══ Data for review ══
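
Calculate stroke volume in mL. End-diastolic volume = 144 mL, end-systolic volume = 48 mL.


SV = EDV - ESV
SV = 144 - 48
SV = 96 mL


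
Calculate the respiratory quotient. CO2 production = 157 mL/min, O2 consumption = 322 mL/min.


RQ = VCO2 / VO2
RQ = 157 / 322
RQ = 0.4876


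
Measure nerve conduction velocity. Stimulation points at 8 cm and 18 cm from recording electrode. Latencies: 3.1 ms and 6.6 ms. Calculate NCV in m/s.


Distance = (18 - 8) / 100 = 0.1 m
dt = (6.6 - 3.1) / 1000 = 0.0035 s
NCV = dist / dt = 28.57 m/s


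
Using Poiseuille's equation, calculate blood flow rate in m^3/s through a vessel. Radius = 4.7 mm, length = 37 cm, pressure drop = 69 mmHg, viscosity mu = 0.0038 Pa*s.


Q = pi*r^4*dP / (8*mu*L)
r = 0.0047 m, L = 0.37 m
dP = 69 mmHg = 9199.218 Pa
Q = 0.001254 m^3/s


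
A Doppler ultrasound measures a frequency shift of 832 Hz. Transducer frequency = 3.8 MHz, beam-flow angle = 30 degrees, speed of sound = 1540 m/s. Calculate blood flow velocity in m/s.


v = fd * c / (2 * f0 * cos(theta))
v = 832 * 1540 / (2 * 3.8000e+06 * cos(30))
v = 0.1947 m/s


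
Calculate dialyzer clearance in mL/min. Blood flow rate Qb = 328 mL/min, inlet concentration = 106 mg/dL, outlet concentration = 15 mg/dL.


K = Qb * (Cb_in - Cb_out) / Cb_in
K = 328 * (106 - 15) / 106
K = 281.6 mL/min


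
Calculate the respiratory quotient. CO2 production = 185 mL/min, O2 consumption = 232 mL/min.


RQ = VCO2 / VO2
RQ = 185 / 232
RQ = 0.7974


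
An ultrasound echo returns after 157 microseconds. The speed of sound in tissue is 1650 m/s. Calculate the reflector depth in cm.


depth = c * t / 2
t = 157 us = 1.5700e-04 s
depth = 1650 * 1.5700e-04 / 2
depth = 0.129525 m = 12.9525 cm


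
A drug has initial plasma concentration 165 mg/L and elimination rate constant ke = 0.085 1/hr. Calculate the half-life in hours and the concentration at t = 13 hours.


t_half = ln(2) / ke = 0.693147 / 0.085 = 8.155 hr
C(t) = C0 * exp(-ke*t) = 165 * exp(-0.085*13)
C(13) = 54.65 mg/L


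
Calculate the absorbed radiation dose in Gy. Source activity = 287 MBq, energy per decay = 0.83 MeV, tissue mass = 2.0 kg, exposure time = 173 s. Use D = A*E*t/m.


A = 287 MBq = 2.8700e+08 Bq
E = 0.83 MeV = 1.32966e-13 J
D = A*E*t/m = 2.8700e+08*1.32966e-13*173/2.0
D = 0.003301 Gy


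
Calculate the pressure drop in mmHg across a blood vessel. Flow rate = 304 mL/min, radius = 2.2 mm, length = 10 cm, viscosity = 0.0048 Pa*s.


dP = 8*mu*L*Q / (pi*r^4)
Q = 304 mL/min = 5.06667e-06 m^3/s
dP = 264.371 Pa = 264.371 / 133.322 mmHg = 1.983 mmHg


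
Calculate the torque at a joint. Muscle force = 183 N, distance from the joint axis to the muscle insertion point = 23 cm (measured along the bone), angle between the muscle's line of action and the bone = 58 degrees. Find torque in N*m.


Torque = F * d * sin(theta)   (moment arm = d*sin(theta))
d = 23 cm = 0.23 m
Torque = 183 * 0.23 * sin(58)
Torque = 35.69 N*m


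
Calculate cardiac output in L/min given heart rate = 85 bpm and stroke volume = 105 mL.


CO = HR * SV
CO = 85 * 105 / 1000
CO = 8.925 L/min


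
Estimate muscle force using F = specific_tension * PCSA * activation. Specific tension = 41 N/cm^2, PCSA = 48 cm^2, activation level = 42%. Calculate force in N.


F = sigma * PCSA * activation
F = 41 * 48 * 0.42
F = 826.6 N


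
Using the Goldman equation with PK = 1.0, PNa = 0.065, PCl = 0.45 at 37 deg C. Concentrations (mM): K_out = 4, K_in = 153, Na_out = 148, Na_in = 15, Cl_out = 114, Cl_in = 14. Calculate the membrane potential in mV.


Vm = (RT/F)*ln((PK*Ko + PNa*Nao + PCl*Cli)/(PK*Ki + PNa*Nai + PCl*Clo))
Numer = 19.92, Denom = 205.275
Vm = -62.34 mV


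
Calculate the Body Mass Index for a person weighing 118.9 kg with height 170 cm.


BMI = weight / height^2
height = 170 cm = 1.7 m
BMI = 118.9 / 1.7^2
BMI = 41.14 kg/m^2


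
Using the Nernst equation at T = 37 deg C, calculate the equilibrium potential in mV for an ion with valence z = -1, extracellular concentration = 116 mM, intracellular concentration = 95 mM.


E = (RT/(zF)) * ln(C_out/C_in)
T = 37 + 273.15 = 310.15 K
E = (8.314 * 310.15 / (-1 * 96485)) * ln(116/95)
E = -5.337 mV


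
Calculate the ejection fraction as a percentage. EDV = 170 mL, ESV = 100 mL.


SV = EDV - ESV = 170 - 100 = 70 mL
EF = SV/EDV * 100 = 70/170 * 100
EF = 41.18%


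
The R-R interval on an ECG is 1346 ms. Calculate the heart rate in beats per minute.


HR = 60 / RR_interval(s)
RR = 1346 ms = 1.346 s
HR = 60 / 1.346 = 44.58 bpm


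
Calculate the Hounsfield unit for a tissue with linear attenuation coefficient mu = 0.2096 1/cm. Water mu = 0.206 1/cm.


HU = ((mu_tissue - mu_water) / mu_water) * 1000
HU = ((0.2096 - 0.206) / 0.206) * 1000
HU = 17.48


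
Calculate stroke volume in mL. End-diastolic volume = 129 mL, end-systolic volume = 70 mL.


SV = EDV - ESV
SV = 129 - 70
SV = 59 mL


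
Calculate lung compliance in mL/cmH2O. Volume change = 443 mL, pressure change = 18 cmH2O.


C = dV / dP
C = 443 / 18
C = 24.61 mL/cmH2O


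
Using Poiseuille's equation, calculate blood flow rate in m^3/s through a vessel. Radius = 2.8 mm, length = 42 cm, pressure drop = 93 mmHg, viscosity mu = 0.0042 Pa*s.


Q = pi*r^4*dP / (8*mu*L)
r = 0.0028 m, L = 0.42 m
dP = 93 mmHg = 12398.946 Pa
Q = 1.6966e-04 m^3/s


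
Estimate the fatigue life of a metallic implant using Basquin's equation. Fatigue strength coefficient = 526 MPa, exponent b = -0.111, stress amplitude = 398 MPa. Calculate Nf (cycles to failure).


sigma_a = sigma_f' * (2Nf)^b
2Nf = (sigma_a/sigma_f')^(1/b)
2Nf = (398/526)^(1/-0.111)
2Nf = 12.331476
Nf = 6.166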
═══
● **Your goal**: All the lines above need to be retyped exactly, with nothing left out.

● **Your solution**:
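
Calculate stroke volume in mL. End-diastolic volume = 144 mL, end-systolic volume = 48 mL.


SV = EDV - ESV
SV = 144 - 48
SV = 96 mL


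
Calculate the respiratory quotient. CO2 production = 157 mL/min, O2 consumption = 322 mL/min.


RQ = VCO2 / VO2
RQ = 157 / 322
RQ = 0.4876


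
Measure nerve conduction velocity. Stimulation points at 8 cm and 18 cm from recording electrode. Latencies: 3.1 ms and 6.6 ms. Calculate NCV in m/s.


Distance = (18 - 8) / 100 = 0.1 m
dt = (6.6 - 3.1) / 1000 = 0.0035 s
NCV = dist / dt = 28.57 m/s


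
Using Poiseuille's equation, calculate blood flow rate in m^3/s through a vessel. Radius = 4.7 mm, length = 37 cm, pressure drop = 69 mmHg, viscosity mu = 0.0038 Pa*s.


Q = pi*r^4*dP / (8*mu*L)
r = 0.0047 m, L = 0.37 m
dP = 69 mmHg = 9199.218 Pa
Q = 0.001254 m^3/s


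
A Doppler ultrasound measures a frequency shift of 832 Hz. Transducer frequency = 3.8 MHz, beam-flow angle = 30 degrees, speed of sound = 1540 m/s. Calculate blood flow velocity in m/s.


v = fd * c / (2 * f0 * cos(theta))
v = 832 * 1540 / (2 * 3.8000e+06 * cos(30))
v = 0.1947 m/s


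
Calculate dialyzer clearance in mL/min. Blood flow rate Qb = 328 mL/min, inlet concentration = 106 mg/dL, outlet concentration = 15 mg/dL.


K = Qb * (Cb_in - Cb_out) / Cb_in
K = 328 * (106 - 15) / 106
K = 281.6 mL/min


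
Calculate the respiratory quotient. CO2 production = 185 mL/min, O2 consumption = 232 mL/min.


RQ = VCO2 / VO2
RQ = 185 / 232
RQ = 0.7974


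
An ultrasound echo returns after 157 microseconds. The speed of sound in tissue is 1650 m/s. Calculate the reflector depth in cm.


depth = c * t / 2
t = 157 us = 1.5700e-04 s
depth = 1650 * 1.5700e-04 / 2
depth = 0.129525 m = 12.9525 cm


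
A drug has initial plasma concentration 165 mg/L and elimination rate constant ke = 0.085 1/hr. Calculate the half-life in hours and the concentration at t = 13 hours.


t_half = ln(2) / ke = 0.693147 / 0.085 = 8.155 hr
C(t) = C0 * exp(-ke*t) = 165 * exp(-0.085*13)
C(13) = 54.65 mg/L


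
Calculate the absorbed radiation dose in Gy. Source activity = 287 MBq, energy per decay = 0.83 MeV, tissue mass = 2.0 kg, exposure time = 173 s. Use D = A*E*t/m.


A = 287 MBq = 2.8700e+08 Bq
E = 0.83 MeV = 1.32966e-13 J
D = A*E*t/m = 2.8700e+08*1.32966e-13*173/2.0
D = 0.003301 Gy


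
Calculate the pressure drop in mmHg across a blood vessel. Flow rate = 304 mL/min, radius = 2.2 mm, length = 10 cm, viscosity = 0.0048 Pa*s.


dP = 8*mu*L*Q / (pi*r^4)
Q = 304 mL/min = 5.06667e-06 m^3/s
dP = 264.371 Pa = 264.371 / 133.322 mmHg = 1.983 mmHg


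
Calculate the torque at a joint. Muscle force = 183 N, distance from the joint axis to the muscle insertion point = 23 cm (measured along the bone), angle between the muscle's line of action and the bone = 58 degrees. Find torque in N*m.


Torque = F * d * sin(theta)   (moment arm = d*sin(theta))
d = 23 cm = 0.23 m
Torque = 183 * 0.23 * sin(58)
Torque = 35.69 N*m


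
Calculate cardiac output in L/min given heart rate = 85 bpm and stroke volume = 105 mL.


CO = HR * SV
CO = 85 * 105 / 1000
CO = 8.925 L/min


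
Estimate muscle force using F = specific_tension * PCSA * activation. Specific tension = 41 N/cm^2, PCSA = 48 cm^2, activation level = 42%. Calculate force in N.


F = sigma * PCSA * activation
F = 41 * 48 * 0.42
F = 826.6 N


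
Using the Goldman equation with PK = 1.0, PNa = 0.065, PCl = 0.45 at 37 deg C. Concentrations (mM): K_out = 4, K_in = 153, Na_out = 148, Na_in = 15, Cl_out = 114, Cl_in = 14. Calculate the membrane potential in mV.


Vm = (RT/F)*ln((PK*Ko + PNa*Nao + PCl*Cli)/(PK*Ki + PNa*Nai + PCl*Clo))
Numer = 19.92, Denom = 205.275
Vm = -62.34 mV


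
Calculate the Body Mass Index for a person weighing 118.9 kg with height 170 cm.


BMI = weight / height^2
height = 170 cm = 1.7 m
BMI = 118.9 / 1.7^2
BMI = 41.14 kg/m^2


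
Using the Nernst equation at T = 37 deg C, calculate the equilibrium potential in mV for an ion with valence z = -1, extracellular concentration = 116 mM, intracellular concentration = 95 mM.


E = (RT/(zF)) * ln(C_out/C_in)
T = 37 + 273.15 = 310.15 K
E = (8.314 * 310.15 / (-1 * 96485)) * ln(116/95)
E = -5.337 mV


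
Calculate the ejection fraction as a percentage. EDV = 170 mL, ESV = 100 mL.


SV = EDV - ESV = 170 - 100 = 70 mL
EF = SV/EDV * 100 = 70/170 * 100
EF = 41.18%


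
The R-R interval on an ECG is 1346 ms. Calculate the heart rate in beats per minute.


HR = 60 / RR_interval(s)
RR = 1346 ms = 1.346 s
HR = 60 / 1.346 = 44.58 bpm


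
Calculate the Hounsfield unit for a tissue with linear attenuation coefficient mu = 0.2096 1/cm. Water mu = 0.206 1/cm.


HU = ((mu_tissue - mu_water) / mu_water) * 1000
HU = ((0.2096 - 0.206) / 0.206) * 1000
HU = 17.48


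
Calculate stroke volume in mL. End-diastolic volume = 129 mL, end-systolic volume = 70 mL.


SV = EDV - ESV
SV = 129 - 70
SV = 59 mL


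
Calculate lung compliance in mL/cmH2O. Volume change = 443 mL, pressure change = 18 cmH2O.


C = dV / dP
C = 443 / 18
C = 24.61 mL/cmH2O


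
Using Poiseuille's equation, calculate blood flow rate in m^3/s through a vessel. Radius = 2.8 mm, length = 42 cm, pressure drop = 93 mmHg, viscosity mu = 0.0042 Pa*s.


Q = pi*r^4*dP / (8*mu*L)
r = 0.0028 m, L = 0.42 m
dP = 93 mmHg = 12398.946 Pa
Q = 1.6966e-04 m^3/s


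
Estimate the fatigue life of a metallic implant using Basquin's equation. Fatigue strength coefficient = 526 MPa, exponent b = -0.111, stress amplitude = 398 MPa. Calculate Nf (cycles to failure).


sigma_a = sigma_f' * (2Nf)^b
2Nf = (sigma_a/sigma_f')^(1/b)
2Nf = (398/526)^(1/-0.111)
2Nf = 12.331476
Nf = 6.166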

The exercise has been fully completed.